BEGIN RECORD SET

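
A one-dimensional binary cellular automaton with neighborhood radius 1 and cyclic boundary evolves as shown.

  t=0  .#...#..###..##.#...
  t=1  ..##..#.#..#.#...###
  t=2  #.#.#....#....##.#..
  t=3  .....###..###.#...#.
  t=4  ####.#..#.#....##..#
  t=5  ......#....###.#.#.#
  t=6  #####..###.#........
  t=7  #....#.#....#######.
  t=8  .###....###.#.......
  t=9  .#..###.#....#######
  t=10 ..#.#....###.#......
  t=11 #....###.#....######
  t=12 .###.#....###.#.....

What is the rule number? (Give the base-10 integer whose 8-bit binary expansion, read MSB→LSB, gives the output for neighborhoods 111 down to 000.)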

END RECORD SET

__WHAT YOU SHOULD DO__
Each line containing the word "binary" needs to be copied from the data above.

__YOUR RESPONSE__
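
A one-dimensional binary cellular automaton with neighborhood radius 1 and cyclic boundary evolves as shown.
What is the rule number? (Give the base-10 integer whose 8-bit binary expansion, read MSB→LSB, gives the output for neighborhoods 111 down to 000.)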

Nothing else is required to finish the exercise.